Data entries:
== Segment start ==

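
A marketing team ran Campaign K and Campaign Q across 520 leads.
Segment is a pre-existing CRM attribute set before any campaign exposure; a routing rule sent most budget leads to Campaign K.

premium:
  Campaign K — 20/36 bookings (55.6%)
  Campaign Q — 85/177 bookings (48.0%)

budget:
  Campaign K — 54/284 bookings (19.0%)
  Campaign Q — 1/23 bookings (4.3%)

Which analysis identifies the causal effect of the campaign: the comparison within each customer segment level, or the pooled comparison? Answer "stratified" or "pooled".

The customer segment-specific comparison favours Campaign K throughout, but the pooled figures favour Campaign Q. The question is whether to condition on customer segment.
Since customer segment is a pre-existing factor (not a product of the campaign) and it affects the outcome on its own, it is a confounder. The stratified rates, not the pooled rate, identify the causal effect.
Within each level — premium: 55.6% vs 48.0%; budget: 19.0% vs 4.3% — Campaign K is higher every time.

stratified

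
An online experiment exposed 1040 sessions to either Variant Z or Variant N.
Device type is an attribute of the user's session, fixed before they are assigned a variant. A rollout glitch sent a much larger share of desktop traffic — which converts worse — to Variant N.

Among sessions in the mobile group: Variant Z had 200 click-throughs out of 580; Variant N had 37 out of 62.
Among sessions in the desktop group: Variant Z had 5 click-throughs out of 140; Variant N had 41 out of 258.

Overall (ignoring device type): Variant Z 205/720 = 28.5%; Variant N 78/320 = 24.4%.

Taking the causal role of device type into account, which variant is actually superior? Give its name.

Nothing the variant does changes device type; the imbalance is an allocation artefact. With device type also predicting the outcome, the pooled figure is confounded, and the within-stratum comparison is the causal one.
Within each level — mobile: 34.5% vs 59.7%; desktop: 3.6% vs 15.9% — Variant N is higher every time.

Variant N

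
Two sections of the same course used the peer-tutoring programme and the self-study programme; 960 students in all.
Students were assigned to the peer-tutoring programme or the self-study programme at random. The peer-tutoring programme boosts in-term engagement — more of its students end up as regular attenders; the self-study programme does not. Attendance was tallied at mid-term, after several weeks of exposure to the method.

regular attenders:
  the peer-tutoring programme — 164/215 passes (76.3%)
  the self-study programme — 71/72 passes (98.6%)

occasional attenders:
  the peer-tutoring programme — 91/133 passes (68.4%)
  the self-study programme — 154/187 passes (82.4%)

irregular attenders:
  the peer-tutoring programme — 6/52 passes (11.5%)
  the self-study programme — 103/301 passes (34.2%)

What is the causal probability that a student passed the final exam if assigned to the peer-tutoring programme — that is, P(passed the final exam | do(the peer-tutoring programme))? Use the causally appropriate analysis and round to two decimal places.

0.65

The stratified and pooled comparisons disagree (the self-study programme wins within each mid-term attendance; the peer-tutoring programme wins overall), so the answer turns on the causal role of mid-term attendance.
Mid-term attendance is recorded after the teaching method and is itself shifted by it — it sits on the causal path from teaching method to outcome. Conditioning on a mediator would strip out part of the effect we want; the pooled comparison gives the total causal effect.
So P(outcome | do(the peer-tutoring programme)) is just the pooled rate for the peer-tutoring programme: 261/400 = 0.652.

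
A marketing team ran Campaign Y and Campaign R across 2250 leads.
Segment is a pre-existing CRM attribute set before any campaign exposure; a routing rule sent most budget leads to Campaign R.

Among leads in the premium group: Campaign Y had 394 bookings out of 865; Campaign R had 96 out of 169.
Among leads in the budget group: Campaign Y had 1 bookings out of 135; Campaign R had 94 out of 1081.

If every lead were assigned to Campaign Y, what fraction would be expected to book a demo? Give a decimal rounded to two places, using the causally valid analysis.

Nothing the campaign does changes customer segment; the imbalance is an allocation artefact. With customer segment also predicting the outcome, the pooled figure is confounded, and the within-stratum comparison is the causal one.
Standardising Campaign Y to the population customer segment mix: 0.460·394/865 + 0.540·1/135 = 0.213.

0.21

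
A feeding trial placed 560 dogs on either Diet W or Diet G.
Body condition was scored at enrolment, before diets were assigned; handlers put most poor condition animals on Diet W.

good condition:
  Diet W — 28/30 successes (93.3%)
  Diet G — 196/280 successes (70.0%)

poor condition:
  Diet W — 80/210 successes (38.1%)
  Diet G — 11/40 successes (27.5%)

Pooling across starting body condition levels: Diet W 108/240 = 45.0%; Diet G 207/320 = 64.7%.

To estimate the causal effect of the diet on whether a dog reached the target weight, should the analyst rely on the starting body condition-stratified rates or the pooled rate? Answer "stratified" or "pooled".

stratified

Here starting body condition is a common cause — it drives both which diet a case falls under and the outcome. The crude comparison mixes populations; the stratum-specific rates are the causally relevant ones.
Within each level — good condition: 93.3% vs 70.0%; poor condition: 38.1% vs 27.5% — Diet W is higher every time.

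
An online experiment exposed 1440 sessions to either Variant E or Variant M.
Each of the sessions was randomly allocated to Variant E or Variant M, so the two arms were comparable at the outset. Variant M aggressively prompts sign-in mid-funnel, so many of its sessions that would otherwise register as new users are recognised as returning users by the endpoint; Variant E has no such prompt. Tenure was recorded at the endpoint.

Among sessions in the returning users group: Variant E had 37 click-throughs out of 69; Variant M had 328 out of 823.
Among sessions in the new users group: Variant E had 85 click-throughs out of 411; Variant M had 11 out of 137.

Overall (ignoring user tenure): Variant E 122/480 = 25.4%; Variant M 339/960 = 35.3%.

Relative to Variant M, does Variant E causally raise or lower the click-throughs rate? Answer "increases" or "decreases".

Because the variant influences user tenure, user tenure is a post-treatment mediator, not a confounder. Stratifying on it would bias the estimate; the causal effect is the crude pooled difference.
Pooled: Variant E 25.4% vs Variant M 35.3%; Variant M is higher overall.

decreases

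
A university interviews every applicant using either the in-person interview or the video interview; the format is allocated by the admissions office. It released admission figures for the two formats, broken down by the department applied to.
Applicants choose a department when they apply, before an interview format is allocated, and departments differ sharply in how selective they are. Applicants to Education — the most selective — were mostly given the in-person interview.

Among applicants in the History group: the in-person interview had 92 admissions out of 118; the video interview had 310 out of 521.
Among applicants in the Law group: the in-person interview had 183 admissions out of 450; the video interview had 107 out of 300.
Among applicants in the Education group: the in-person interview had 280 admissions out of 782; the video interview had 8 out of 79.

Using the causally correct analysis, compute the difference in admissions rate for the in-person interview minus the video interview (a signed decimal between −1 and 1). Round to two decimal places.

+0.17

The stratified and pooled comparisons disagree (the in-person interview wins within each department; the video interview wins overall), so the answer turns on the causal role of department.
Department differs across interview formats for reasons unrelated to any effect of the interview format itself, and it separately predicts the outcome — a classic confounder. We must compare within department levels.
Adjusting over the population distribution of department: 0.284·(0.780−0.595) + 0.333·(0.407−0.357) + 0.383·(0.358−0.101) = +0.167.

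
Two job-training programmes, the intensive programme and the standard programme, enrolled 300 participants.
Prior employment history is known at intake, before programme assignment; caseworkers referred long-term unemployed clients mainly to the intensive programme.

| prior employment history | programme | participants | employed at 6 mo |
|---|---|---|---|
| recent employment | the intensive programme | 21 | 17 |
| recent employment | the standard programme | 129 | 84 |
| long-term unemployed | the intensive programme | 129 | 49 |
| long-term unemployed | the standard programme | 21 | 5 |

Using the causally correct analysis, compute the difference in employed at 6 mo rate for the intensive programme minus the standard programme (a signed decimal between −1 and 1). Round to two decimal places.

+0.15

Prior employment history is set before the programme has any effect — it is not caused by the programme — and it independently drives the outcome. That makes it a confounder, so the causal comparison is within prior employment history levels.
Adjusting over the population distribution of prior employment history: 0.500·(0.810−0.651) + 0.500·(0.380−0.238) = +0.150.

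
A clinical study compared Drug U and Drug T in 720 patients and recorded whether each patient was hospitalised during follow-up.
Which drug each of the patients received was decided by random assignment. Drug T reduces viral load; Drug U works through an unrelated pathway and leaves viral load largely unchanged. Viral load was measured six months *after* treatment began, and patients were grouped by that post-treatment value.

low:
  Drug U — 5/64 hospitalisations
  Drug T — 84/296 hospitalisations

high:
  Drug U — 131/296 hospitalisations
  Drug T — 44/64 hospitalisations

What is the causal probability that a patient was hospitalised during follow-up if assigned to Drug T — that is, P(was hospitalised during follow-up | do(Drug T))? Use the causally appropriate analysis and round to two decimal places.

0.36

Stratifying would compare drugs among patients the drugs themselves sorted into viral load groups — a form of selection on an intermediate. The unconditioned pooled rates give the total causal effect.
So P(outcome | do(Drug T)) is just the pooled rate for Drug T: 128/360 = 0.356.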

== Segment end ==

▸ ACTIVITY
Would you output, unchanged, each line from the start of the records to the line that holds "Campaign Q — 1/23 bookings (4.3%)", both included and nothing else?

▸ OUTPUT OF THE EXERCISE
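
A marketing team ran Campaign K and Campaign Q across 520 leads.
Segment is a pre-existing CRM attribute set before any campaign exposure; a routing rule sent most budget leads to Campaign K.

premium:
  Campaign K — 20/36 bookings (55.6%)
  Campaign Q — 85/177 bookings (48.0%)

budget:
  Campaign K — 54/284 bookings (19.0%)
  Campaign Q — 1/23 bookings (4.3%)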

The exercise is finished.